## YOUR OBJECTIVE
Please copy out the lines in the entries that contain "rolls".
[DATA FOR THIS TASK — start]
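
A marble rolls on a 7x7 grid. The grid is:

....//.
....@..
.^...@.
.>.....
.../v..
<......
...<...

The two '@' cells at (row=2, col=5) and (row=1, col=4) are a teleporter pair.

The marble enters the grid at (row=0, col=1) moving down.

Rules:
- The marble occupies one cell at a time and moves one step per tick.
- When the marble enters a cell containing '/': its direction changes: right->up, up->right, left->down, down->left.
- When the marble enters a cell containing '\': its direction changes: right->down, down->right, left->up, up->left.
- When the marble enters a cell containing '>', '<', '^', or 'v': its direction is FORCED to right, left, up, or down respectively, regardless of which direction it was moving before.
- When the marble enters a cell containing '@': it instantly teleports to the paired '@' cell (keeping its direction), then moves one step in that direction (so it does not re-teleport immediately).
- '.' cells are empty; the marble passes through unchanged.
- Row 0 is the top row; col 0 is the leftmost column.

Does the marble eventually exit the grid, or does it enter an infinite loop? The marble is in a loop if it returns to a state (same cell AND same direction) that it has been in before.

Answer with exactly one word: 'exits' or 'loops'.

Answer: exits

Derivation:
Step 1: enter (0,1), '.' pass, move down to (1,1)
Step 2: enter (1,1), '.' pass, move down to (2,1)
Step 3: enter (2,1), '^' forces down->up, move up to (1,1)
Step 4: enter (1,1), '.' pass, move up to (0,1)
Step 5: enter (0,1), '.' pass, move up to (-1,1)
Step 6: at (-1,1) — EXIT via top edge, pos 1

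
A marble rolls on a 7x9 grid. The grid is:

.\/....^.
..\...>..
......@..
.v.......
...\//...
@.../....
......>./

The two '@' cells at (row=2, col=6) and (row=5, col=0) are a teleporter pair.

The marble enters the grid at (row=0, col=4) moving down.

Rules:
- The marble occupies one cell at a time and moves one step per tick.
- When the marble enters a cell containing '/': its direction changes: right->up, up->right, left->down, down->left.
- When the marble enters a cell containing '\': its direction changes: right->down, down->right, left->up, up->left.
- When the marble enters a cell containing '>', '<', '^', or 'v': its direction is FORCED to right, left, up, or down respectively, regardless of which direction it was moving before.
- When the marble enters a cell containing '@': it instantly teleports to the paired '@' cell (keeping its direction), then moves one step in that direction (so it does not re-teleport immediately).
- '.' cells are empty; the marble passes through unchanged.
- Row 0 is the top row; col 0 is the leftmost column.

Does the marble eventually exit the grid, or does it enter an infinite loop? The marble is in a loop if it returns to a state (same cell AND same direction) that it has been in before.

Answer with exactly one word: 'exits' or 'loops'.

Answer: exits

Derivation:
Step 1: enter (0,4), '.' pass, move down to (1,4)
Step 2: enter (1,4), '.' pass, move down to (2,4)
Step 3: enter (2,4), '.' pass, move down to (3,4)
Step 4: enter (3,4), '.' pass, move down to (4,4)
Step 5: enter (4,4), '/' deflects down->left, move left to (4,3)
Step 6: enter (4,3), '\' deflects left->up, move up to (3,3)
Step 7: enter (3,3), '.' pass, move up to (2,3)
Step 8: enter (2,3), '.' pass, move up to (1,3)
Step 9: enter (1,3), '.' pass, move up to (0,3)
Step 10: enter (0,3), '.' pass, move up to (-1,3)
Step 11: at (-1,3) — EXIT via top edge, pos 3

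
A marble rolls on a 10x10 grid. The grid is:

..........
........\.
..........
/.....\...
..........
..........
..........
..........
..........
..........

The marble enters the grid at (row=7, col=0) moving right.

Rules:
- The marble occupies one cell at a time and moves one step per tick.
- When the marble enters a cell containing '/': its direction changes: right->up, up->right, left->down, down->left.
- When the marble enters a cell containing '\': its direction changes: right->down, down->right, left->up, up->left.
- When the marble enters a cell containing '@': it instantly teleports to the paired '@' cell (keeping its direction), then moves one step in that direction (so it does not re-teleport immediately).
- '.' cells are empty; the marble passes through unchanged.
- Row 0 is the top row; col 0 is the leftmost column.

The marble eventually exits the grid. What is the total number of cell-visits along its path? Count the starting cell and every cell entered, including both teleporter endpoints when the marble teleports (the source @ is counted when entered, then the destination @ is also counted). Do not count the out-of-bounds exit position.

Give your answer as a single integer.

Answer: 10

Derivation:
Step 1: enter (7,0), '.' pass, move right to (7,1)
Step 2: enter (7,1), '.' pass, move right to (7,2)
Step 3: enter (7,2), '.' pass, move right to (7,3)
Step 4: enter (7,3), '.' pass, move right to (7,4)
Step 5: enter (7,4), '.' pass, move right to (7,5)
Step 6: enter (7,5), '.' pass, move right to (7,6)
Step 7: enter (7,6), '.' pass, move right to (7,7)
Step 8: enter (7,7), '.' pass, move right to (7,8)
Step 9: enter (7,8), '.' pass, move right to (7,9)
Step 10: enter (7,9), '.' pass, move right to (7,10)
Step 11: at (7,10) — EXIT via right edge, pos 7
Path length (cell visits): 10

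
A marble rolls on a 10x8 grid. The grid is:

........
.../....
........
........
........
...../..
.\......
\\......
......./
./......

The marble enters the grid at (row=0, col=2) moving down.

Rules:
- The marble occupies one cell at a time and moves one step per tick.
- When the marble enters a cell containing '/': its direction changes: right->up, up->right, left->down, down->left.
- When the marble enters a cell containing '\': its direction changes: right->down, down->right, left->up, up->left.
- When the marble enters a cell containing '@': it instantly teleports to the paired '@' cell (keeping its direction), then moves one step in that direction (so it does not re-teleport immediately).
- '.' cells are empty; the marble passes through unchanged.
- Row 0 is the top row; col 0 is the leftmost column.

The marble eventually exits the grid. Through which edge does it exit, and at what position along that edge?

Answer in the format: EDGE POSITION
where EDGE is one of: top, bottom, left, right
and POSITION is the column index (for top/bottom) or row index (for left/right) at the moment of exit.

Answer: bottom 2

Derivation:
Step 1: enter (0,2), '.' pass, move down to (1,2)
Step 2: enter (1,2), '.' pass, move down to (2,2)
Step 3: enter (2,2), '.' pass, move down to (3,2)
Step 4: enter (3,2), '.' pass, move down to (4,2)
Step 5: enter (4,2), '.' pass, move down to (5,2)
Step 6: enter (5,2), '.' pass, move down to (6,2)
Step 7: enter (6,2), '.' pass, move down to (7,2)
Step 8: enter (7,2), '.' pass, move down to (8,2)
Step 9: enter (8,2), '.' pass, move down to (9,2)
Step 10: enter (9,2), '.' pass, move down to (10,2)
Step 11: at (10,2) — EXIT via bottom edge, pos 2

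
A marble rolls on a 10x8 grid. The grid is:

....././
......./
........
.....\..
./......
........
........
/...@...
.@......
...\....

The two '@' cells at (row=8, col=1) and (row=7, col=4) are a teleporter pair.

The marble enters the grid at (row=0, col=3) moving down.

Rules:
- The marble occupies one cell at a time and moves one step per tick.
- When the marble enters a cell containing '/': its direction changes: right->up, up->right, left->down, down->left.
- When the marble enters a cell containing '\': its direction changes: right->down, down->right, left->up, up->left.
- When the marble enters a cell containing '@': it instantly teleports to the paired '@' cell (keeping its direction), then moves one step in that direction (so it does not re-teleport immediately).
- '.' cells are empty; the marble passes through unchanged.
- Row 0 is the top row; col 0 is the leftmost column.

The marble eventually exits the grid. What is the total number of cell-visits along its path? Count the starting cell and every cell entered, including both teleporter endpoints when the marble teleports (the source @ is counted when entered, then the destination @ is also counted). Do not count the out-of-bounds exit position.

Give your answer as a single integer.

Step 1: enter (0,3), '.' pass, move down to (1,3)
Step 2: enter (1,3), '.' pass, move down to (2,3)
Step 3: enter (2,3), '.' pass, move down to (3,3)
Step 4: enter (3,3), '.' pass, move down to (4,3)
Step 5: enter (4,3), '.' pass, move down to (5,3)
Step 6: enter (5,3), '.' pass, move down to (6,3)
Step 7: enter (6,3), '.' pass, move down to (7,3)
Step 8: enter (7,3), '.' pass, move down to (8,3)
Step 9: enter (8,3), '.' pass, move down to (9,3)
Step 10: enter (9,3), '\' deflects down->right, move right to (9,4)
Step 11: enter (9,4), '.' pass, move right to (9,5)
Step 12: enter (9,5), '.' pass, move right to (9,6)
Step 13: enter (9,6), '.' pass, move right to (9,7)
Step 14: enter (9,7), '.' pass, move right to (9,8)
Step 15: at (9,8) — EXIT via right edge, pos 9
Path length (cell visits): 14

Answer: 14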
[DATA FOR THIS TASK — finish]
## THE COMPLETED TASK
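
A marble rolls on a 7x7 grid. The grid is:
A marble rolls on a 7x9 grid. The grid is:
A marble rolls on a 10x10 grid. The grid is:
A marble rolls on a 10x8 grid. The grid is:
A marble rolls on a 10x8 grid. The grid is: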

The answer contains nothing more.